▼
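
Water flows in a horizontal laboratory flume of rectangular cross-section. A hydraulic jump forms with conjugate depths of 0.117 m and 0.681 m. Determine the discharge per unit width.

For a rectangular channel the momentum equation gives q² = ½·g·y₁·y₂·(y₁ + y₂) = ½×9.81×0.117×0.681×0.798 = 0.312.
q = √0.312 = 0.558 m²/s.

q = 0.558 m²/s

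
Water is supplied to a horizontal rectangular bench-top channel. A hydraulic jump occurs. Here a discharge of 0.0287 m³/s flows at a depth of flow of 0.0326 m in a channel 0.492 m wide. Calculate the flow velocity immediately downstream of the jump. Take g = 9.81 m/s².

q = Q/b = 0.0287/0.492 = 0.0583 m²/s; V₁ = q/y₁ = 1.79 m/s. Fr₁ = V₁/√(g·y₁) = 3.16.
Bélanger equation: y₂/y₁ = ½[√(1 + 8Fr₁²) − 1] = ½[√81.09 − 1] = 4.00.
y₂ = 4.00 × 0.0326 = 0.130 m.
V₂ = q/y₂ = 0.0583/0.130 = 0.447 m/s.

V₂ = 0.447 m/s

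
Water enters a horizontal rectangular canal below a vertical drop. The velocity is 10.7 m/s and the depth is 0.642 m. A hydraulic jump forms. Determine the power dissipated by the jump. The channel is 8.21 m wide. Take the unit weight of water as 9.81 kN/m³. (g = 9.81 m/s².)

Fr₁ = V₁/√(g·y₁) = 10.7/√(9.81×0.642) = 4.26.
Sequent-depth ratio: y₂/y₁ = ½[√(1 + 8Fr₁²) − 1] = ½[√146.4 − 1] = 5.55.
y₂ = 5.55 × 0.642 = 3.56 m.
q = V₁·y₁ = 10.7 × 0.642 = 6.87 m²/s. V₂ = q/y₂ = 6.87/3.56 = 1.93 m/s. E₁ = y₁ + V₁²/2g = 6.48 m; E₂ = y₂ + V₂²/2g = 3.75 m. ΔE = E₁ − E₂ = 2.72 m.
Q = q·b = 6.87 × 8.21 = 56.4 m³/s. P = γ·Q·ΔE = 9.81 × 56.4 × 2.72 = 1507 kW.

P = 1507 kW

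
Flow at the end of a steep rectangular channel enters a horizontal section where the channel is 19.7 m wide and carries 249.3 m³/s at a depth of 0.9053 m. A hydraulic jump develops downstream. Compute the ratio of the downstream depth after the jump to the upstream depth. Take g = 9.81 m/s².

y₂/y₁ = 6.152

q = Q/b = 249.3/19.7 = 12.65 m²/s; V₁ = q/y₁ = 13.98 m/s. Fr₁ = V₁/√(g·y₁) = 4.691.
Bélanger equation: y₂/y₁ = ½[√(1 + 8Fr₁²) − 1] = ½[√177.02 − 1] = 6.152.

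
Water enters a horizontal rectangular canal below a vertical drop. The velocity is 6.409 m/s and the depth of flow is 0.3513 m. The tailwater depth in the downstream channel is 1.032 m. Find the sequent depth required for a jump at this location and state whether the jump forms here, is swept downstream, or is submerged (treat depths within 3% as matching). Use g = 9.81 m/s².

Fr₁ = V₁/√(g·y₁) = 6.409/√(9.81×0.3513) = 3.452.
Sequent-depth ratio: y₂/y₁ = ½[√(1 + 8Fr₁²) − 1] = ½[√96.351 − 1] = 4.408.
y₂ = 4.408 × 0.3513 = 1.549 m.
Tailwater y_tw = 1.032 m: y_tw < y₂, so the jump is swept downstream.

y₂ = 1.549 m; the jump is swept downstream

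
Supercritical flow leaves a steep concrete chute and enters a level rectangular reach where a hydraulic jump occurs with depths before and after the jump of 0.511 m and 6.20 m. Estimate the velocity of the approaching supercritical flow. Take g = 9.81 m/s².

V₁ = 20.0 m/s

For a rectangular channel the momentum equation gives q² = ½·g·y₁·y₂·(y₁ + y₂) = ½×9.81×0.511×6.20×6.71 = 104.
q = √104 = 10.2 m²/s.
V₁ = q/y₁ = 10.2/0.511 = 20.0 m/s.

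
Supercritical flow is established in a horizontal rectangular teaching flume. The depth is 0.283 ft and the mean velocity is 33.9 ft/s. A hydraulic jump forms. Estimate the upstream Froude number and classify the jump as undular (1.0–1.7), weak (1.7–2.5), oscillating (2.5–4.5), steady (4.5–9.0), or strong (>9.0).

Fr₁ = 11.2; strong jump

Fr₁ = V₁/√(g·y₁) = 33.9/√(32.2×0.283) = 11.2.
Fr₁ = 11.2 lies in the strong range.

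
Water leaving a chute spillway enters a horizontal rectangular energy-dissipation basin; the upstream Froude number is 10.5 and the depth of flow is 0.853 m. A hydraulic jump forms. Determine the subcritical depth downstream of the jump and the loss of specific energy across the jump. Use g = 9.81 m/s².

y₂ = 12.2 m; ΔE = 35.4 m

Fr₁ = 10.5 (given).
Conjugate-depth relation: y₂/y₁ = ½[√(1 + 8Fr₁²) − 1] = ½[√883.0 − 1] = 14.4.
y₂ = 14.4 × 0.853 = 12.2 m.
Head loss: ΔE = (y₂ − y₁)³/(4y₁y₂) = (12.2 − 0.853)³/(4×0.853×12.2) = 1479/41.8 = 35.4 m.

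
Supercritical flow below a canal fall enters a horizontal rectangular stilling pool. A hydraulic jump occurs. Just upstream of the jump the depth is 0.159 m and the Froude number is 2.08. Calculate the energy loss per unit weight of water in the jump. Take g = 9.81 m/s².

ΔE = 0.0523 m

Fr₁ = 2.08 (given).
By Bélanger, y₂/y₁ = ½[√(1 + 8Fr₁²) − 1] = ½[√35.61 − 1] = 2.48.
y₂ = 2.48 × 0.159 = 0.395 m.
V₁ = Fr₁·√(g·y₁) = 2.08×√(9.81×0.159) = 2.60 m/s; q = V₁·y₁ = 0.413 m²/s. V₂ = q/y₂ = 0.413/0.395 = 1.05 m/s. E₁ = y₁ + V₁²/2g = 0.503 m; E₂ = y₂ + V₂²/2g = 0.451 m. ΔE = E₁ − E₂ = 0.0523 m.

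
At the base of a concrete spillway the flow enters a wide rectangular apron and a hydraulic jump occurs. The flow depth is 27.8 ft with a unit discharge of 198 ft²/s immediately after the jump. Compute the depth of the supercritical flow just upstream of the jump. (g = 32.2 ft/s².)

y₁ = 2.86 ft

V₂ = q/y₂ = 198/27.8 = 7.12 ft/s; Fr₂ = V₂/√(g·y₂) = 0.238.
The Bélanger relation is symmetric: y₁/y₂ = ½[√(1 + 8Fr₂²) − 1] = ½[√1.453 − 1] = 0.103.
y₁ = 0.103 × 27.8 = 2.86 ft.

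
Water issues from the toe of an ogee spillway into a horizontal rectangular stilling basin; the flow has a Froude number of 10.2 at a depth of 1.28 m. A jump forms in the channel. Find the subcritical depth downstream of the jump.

Fr₁ = 10.2 (given).
By Bélanger, y₂/y₁ = ½[√(1 + 8Fr₁²) − 1] = ½[√833.3 − 1] = 13.9.
y₂ = 13.9 × 1.28 = 17.8 m.

y₂ = 17.8 m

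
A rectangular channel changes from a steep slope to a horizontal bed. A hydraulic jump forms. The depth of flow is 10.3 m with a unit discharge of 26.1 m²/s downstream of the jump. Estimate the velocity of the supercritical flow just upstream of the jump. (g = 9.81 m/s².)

V₂ = q/y₂ = 26.1/10.3 = 2.53 m/s; Fr₂ = V₂/√(g·y₂) = 0.252.
Since the conjugate-depth ratio holds either way, y₁/y₂ = ½[√(1 + 8Fr₂²) − 1] = ½[√1.508 − 1] = 0.114.
y₁ = 0.114 × 10.3 = 1.18 m.
V₁ = q/y₁ = 26.1/1.18 = 22.2 m/s.

V₁ = 22.2 m/s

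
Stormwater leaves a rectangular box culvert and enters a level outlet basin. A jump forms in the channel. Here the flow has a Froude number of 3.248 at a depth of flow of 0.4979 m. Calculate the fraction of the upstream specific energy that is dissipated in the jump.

Fr₁ = 3.248 (given).
By Bélanger, y₂/y₁ = ½[√(1 + 8Fr₁²) − 1] = ½[√85.396 − 1] = 4.120.
y₂ = 4.120 × 0.4979 = 2.052 m.
E₁ = y₁(1 + Fr₁²/2) = 0.4979×(1 + 3.248²/2) = 3.124 m. ΔE = (y₂ − y₁)³/(4y₁y₂) = 0.9179 m. ΔE/E₁ = 0.9179/3.124 = 0.294.

ΔE/E₁ = 0.294 (29.4%)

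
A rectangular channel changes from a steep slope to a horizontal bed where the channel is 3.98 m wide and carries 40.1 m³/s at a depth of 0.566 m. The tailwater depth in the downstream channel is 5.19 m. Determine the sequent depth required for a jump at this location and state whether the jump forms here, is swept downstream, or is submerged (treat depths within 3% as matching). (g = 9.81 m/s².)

q = Q/b = 40.1/3.98 = 10.1 m²/s; V₁ = q/y₁ = 17.8 m/s. Fr₁ = V₁/√(g·y₁) = 7.55.
Sequent-depth ratio: y₂/y₁ = ½[√(1 + 8Fr₁²) − 1] = ½[√457.6 − 1] = 10.2.
y₂ = 10.2 × 0.566 = 5.77 m.
Tailwater y_tw = 5.19 m: y_tw < y₂, so the jump is swept downstream.

y₂ = 5.77 m; the jump is swept downstream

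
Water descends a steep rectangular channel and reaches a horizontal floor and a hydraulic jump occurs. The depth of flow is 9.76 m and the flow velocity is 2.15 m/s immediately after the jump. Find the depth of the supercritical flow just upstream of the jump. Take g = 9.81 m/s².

y₁ = 0.866 m

Fr₂ = V₂/√(g·y₂) = 2.15/√(9.81×9.76) = 0.220.
Applying the sequent-depth relation in reverse, y₁/y₂ = ½[√(1 + 8Fr₂²) − 1] = ½[√1.386 − 1] = 0.0887.
y₁ = 0.0887 × 9.76 = 0.866 m.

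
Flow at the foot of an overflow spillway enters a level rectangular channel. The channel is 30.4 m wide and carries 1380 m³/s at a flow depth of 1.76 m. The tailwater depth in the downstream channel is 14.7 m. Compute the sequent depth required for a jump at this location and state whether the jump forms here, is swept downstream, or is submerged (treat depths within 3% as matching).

y₂ = 14.6 m; the jump forms here

q = Q/b = 1380/30.4 = 45.4 m²/s; V₁ = q/y₁ = 25.8 m/s. Fr₁ = V₁/√(g·y₁) = 6.21.
Conjugate-depth relation: y₂/y₁ = ½[√(1 + 8Fr₁²) − 1] = ½[√309.2 − 1] = 8.29.
y₂ = 8.29 × 1.76 = 14.6 m.
Tailwater y_tw = 14.7 m: y_tw ≈ y₂, so the jump forms here.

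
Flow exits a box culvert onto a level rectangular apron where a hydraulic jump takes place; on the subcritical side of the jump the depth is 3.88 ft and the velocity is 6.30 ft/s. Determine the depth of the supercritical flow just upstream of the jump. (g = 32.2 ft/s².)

Fr₂ = V₂/√(g·y₂) = 6.30/√(32.2×3.88) = 0.564.
Applying the sequent-depth relation in reverse, y₁/y₂ = ½[√(1 + 8Fr₂²) − 1] = ½[√3.541 − 1] = 0.441.
y₁ = 0.441 × 3.88 = 1.71 ft.

y₁ = 1.71 ft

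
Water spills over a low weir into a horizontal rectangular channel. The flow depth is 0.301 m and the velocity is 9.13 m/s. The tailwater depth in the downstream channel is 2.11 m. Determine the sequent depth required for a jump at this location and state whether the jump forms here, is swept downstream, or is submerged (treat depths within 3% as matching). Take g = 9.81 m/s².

Fr₁ = V₁/√(g·y₁) = 9.13/√(9.81×0.301) = 5.31.
Conjugate-depth relation: y₂/y₁ = ½[√(1 + 8Fr₁²) − 1] = ½[√226.8 − 1] = 7.03.
y₂ = 7.03 × 0.301 = 2.12 m.
Tailwater y_tw = 2.11 m: y_tw ≈ y₂, so the jump forms here.

y₂ = 2.12 m; the jump forms here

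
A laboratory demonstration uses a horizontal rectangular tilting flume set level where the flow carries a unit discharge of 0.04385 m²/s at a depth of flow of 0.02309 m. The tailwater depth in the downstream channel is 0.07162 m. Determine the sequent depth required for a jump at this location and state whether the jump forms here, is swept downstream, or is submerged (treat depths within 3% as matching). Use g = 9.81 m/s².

y₂ = 0.1193 m; the jump is swept downstream

V₁ = q/y₁ = 0.04385/0.02309 = 1.899 m/s. Fr₁ = V₁/√(g·y₁) = 1.899/√(9.81×0.02309) = 3.990.
From the momentum equation for a rectangular channel, y₂/y₁ = ½[√(1 + 8Fr₁²) − 1] = ½[√128.38 − 1] = 5.165.
y₂ = 5.165 × 0.02309 = 0.1193 m.
Tailwater y_tw = 0.07162 m: y_tw < y₂, so the jump is swept downstream.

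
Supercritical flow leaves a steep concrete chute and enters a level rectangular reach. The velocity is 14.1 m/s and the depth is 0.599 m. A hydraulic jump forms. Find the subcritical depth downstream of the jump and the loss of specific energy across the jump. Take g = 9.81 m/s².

Fr₁ = V₁/√(g·y₁) = 14.1/√(9.81×0.599) = 5.82.
Sequent-depth ratio: y₂/y₁ = ½[√(1 + 8Fr₁²) − 1] = ½[√271.7 − 1] = 7.74.
y₂ = 7.74 × 0.599 = 4.64 m.
q = V₁·y₁ = 14.1 × 0.599 = 8.45 m²/s. V₂ = q/y₂ = 8.45/4.64 = 1.82 m/s. E₁ = y₁ + V₁²/2g = 10.7 m; E₂ = y₂ + V₂²/2g = 4.81 m. ΔE = E₁ − E₂ = 5.93 m.

y₂ = 4.64 m; ΔE = 5.93 m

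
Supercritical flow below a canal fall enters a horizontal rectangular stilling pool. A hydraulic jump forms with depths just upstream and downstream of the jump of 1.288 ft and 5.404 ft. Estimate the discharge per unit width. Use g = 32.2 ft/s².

For a rectangular channel the momentum equation gives q² = ½·g·y₁·y₂·(y₁ + y₂) = ½×32.2×1.288×5.404×6.692 = 749.9.
q = √749.9 = 27.38 ft²/s.

q = 27.38 ft²/s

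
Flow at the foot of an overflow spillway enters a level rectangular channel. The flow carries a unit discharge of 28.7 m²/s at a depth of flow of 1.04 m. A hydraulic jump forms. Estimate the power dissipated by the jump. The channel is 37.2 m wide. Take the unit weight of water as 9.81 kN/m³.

P = 286713 kW

V₁ = q/y₁ = 28.7/1.04 = 27.6 m/s. Fr₁ = V₁/√(g·y₁) = 27.6/√(9.81×1.04) = 8.64.
By Bélanger, y₂/y₁ = ½[√(1 + 8Fr₁²) − 1] = ½[√598.2 − 1] = 11.7.
y₂ = 11.7 × 1.04 = 12.2 m.
V₂ = q/y₂ = 28.7/12.2 = 2.35 m/s. E₁ = y₁ + V₁²/2g = 39.9 m; E₂ = y₂ + V₂²/2g = 12.5 m. ΔE = E₁ − E₂ = 27.4 m.
Q = q·b = 28.7 × 37.2 = 1068 m³/s. P = γ·Q·ΔE = 9.81 × 1068 × 27.4 = 286713 kW.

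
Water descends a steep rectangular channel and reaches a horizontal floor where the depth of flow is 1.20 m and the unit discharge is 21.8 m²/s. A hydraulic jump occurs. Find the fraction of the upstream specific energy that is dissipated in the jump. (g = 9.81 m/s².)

ΔE/E₁ = 0.515 (51.5%)

V₁ = q/y₁ = 21.8/1.20 = 18.2 m/s. Fr₁ = V₁/√(g·y₁) = 18.2/√(9.81×1.20) = 5.29.
Conjugate-depth relation: y₂/y₁ = ½[√(1 + 8Fr₁²) − 1] = ½[√225.3 − 1] = 7.00.
y₂ = 7.00 × 1.20 = 8.41 m.
E₁ = y₁ + V₁²/2g = 18.0 m. ΔE = (y₂ − y₁)³/(4y₁y₂) = 9.27 m. ΔE/E₁ = 9.27/18.0 = 0.515.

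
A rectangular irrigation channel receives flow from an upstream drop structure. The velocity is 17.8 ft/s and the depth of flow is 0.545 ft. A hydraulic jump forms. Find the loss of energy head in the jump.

ΔE = 2.29 ft

Fr₁ = V₁/√(g·y₁) = 17.8/√(32.2×0.545) = 4.25.
Bélanger equation: y₂/y₁ = ½[√(1 + 8Fr₁²) − 1] = ½[√145.4 − 1] = 5.53.
y₂ = 5.53 × 0.545 = 3.01 ft.
q = V₁·y₁ = 17.8 × 0.545 = 9.70 ft²/s. V₂ = q/y₂ = 9.70/3.01 = 3.22 ft/s. E₁ = y₁ + V₁²/2g = 5.46 ft; E₂ = y₂ + V₂²/2g = 3.17 ft. ΔE = E₁ − E₂ = 2.29 ft.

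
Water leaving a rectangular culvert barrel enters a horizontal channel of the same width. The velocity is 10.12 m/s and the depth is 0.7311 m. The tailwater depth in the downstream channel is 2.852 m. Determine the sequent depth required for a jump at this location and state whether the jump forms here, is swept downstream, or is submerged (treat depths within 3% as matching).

y₂ = 3.559 m; the jump is swept downstream

Fr₁ = V₁/√(g·y₁) = 10.12/√(9.81×0.7311) = 3.779.
From the momentum equation for a rectangular channel, y₂/y₁ = ½[√(1 + 8Fr₁²) − 1] = ½[√115.24 − 1] = 4.867.
y₂ = 4.867 × 0.7311 = 3.559 m.
Tailwater y_tw = 2.852 m: y_tw < y₂, so the jump is swept downstream.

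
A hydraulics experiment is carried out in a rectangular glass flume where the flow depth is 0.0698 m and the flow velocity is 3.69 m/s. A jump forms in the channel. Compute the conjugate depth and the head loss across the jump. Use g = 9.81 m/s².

y₂ = 0.407 m; ΔE = 0.337 m

Fr₁ = V₁/√(g·y₁) = 3.69/√(9.81×0.0698) = 4.46.
Sequent-depth ratio: y₂/y₁ = ½[√(1 + 8Fr₁²) − 1] = ½[√160.1 − 1] = 5.83.
y₂ = 5.83 × 0.0698 = 0.407 m.
Head loss: ΔE = (y₂ − y₁)³/(4y₁y₂) = (0.407 − 0.0698)³/(4×0.0698×0.407) = 0.0382/0.114 = 0.337 m.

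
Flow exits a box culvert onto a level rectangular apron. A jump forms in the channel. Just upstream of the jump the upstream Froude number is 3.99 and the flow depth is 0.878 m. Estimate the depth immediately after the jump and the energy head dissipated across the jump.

Fr₁ = 3.99 (given).
From the momentum equation for a rectangular channel, y₂/y₁ = ½[√(1 + 8Fr₁²) − 1] = ½[√128.4 − 1] = 5.16.
y₂ = 5.16 × 0.878 = 4.53 m.
Head loss: ΔE = (y₂ − y₁)³/(4y₁y₂) = (4.53 − 0.878)³/(4×0.878×4.53) = 48.9/15.9 = 3.07 m.

y₂ = 4.53 m; ΔE = 3.07 m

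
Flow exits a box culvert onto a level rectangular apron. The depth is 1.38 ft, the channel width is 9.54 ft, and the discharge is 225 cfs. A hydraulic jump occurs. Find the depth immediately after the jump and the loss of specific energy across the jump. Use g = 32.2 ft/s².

q = Q/b = 225/9.54 = 23.6 ft²/s; V₁ = q/y₁ = 17.1 ft/s. Fr₁ = V₁/√(g·y₁) = 2.56.
By Bélanger, y₂/y₁ = ½[√(1 + 8Fr₁²) − 1] = ½[√53.59 − 1] = 3.16.
y₂ = 3.16 × 1.38 = 4.36 ft.
Head loss: ΔE = (y₂ − y₁)³/(4y₁y₂) = (4.36 − 1.38)³/(4×1.38×4.36) = 26.5/24.1 = 1.10 ft.

y₂ = 4.36 ft; ΔE = 1.10 ft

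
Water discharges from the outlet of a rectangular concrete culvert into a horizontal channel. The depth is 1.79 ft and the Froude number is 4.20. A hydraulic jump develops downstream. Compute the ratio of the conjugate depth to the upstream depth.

y₂/y₁ = 5.46

Fr₁ = 4.20 (given).
Bélanger equation: y₂/y₁ = ½[√(1 + 8Fr₁²) − 1] = ½[√142.1 − 1] = 5.46.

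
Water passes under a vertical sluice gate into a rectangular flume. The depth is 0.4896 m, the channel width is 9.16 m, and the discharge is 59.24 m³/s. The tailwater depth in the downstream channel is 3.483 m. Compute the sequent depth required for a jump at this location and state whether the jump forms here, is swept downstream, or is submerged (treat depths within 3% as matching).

y₂ = 3.936 m; the jump is swept downstream

q = Q/b = 59.24/9.16 = 6.467 m²/s; V₁ = q/y₁ = 13.21 m/s. Fr₁ = V₁/√(g·y₁) = 6.027.
By Bélanger, y₂/y₁ = ½[√(1 + 8Fr₁²) − 1] = ½[√291.63 − 1] = 8.039.
y₂ = 8.039 × 0.4896 = 3.936 m.
Tailwater y_tw = 3.483 m: y_tw < y₂, so the jump is swept downstream.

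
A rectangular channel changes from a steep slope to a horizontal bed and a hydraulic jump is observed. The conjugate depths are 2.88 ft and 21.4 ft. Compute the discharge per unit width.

q = 155 ft²/s

For a rectangular channel the momentum equation gives q² = ½·g·y₁·y₂·(y₁ + y₂) = ½×32.2×2.88×21.4×24.3 = 24092.
q = √24092 = 155 ft²/s.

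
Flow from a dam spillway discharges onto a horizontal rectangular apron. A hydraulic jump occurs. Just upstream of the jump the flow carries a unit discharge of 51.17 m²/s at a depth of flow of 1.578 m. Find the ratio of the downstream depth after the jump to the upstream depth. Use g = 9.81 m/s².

y₂/y₁ = 11.17

V₁ = q/y₁ = 51.17/1.578 = 32.43 m/s. Fr₁ = V₁/√(g·y₁) = 32.43/√(9.81×1.578) = 8.242.
Sequent-depth ratio: y₂/y₁ = ½[√(1 + 8Fr₁²) − 1] = ½[√544.41 − 1] = 11.17.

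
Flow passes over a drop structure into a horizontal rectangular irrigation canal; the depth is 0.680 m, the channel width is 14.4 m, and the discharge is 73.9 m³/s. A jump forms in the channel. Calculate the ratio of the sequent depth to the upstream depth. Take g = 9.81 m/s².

q = Q/b = 73.9/14.4 = 5.13 m²/s; V₁ = q/y₁ = 7.55 m/s. Fr₁ = V₁/√(g·y₁) = 2.92.
From the momentum equation for a rectangular channel, y₂/y₁ = ½[√(1 + 8Fr₁²) − 1] = ½[√69.31 − 1] = 3.66.

y₂/y₁ = 3.66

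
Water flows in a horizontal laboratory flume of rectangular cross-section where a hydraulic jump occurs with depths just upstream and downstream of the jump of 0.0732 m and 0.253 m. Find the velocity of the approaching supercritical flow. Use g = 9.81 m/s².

V₁ = 2.35 m/s

For a rectangular channel the momentum equation gives q² = ½·g·y₁·y₂·(y₁ + y₂) = ½×9.81×0.0732×0.253×0.326 = 0.0296.
q = √0.0296 = 0.172 m²/s.
V₁ = q/y₁ = 0.172/0.0732 = 2.35 m/s.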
▲
» **Directions for this task**: Print only these lines, exactly: the one containing "flow. Use g = 9.81 m/s²." and all after it to the end of the entries.

» **Output below**:
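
Water flows in a horizontal laboratory flume of rectangular cross-section where a hydraulic jump occurs with depths just upstream and downstream of the jump of 0.0732 m and 0.253 m. Find the velocity of the approaching supercritical flow. Use g = 9.81 m/s².

V₁ = 2.35 m/s

For a rectangular channel the momentum equation gives q² = ½·g·y₁·y₂·(y₁ + y₂) = ½×9.81×0.0732×0.253×0.326 = 0.0296.
q = √0.0296 = 0.172 m²/s.
V₁ = q/y₁ = 0.172/0.0732 = 2.35 m/s.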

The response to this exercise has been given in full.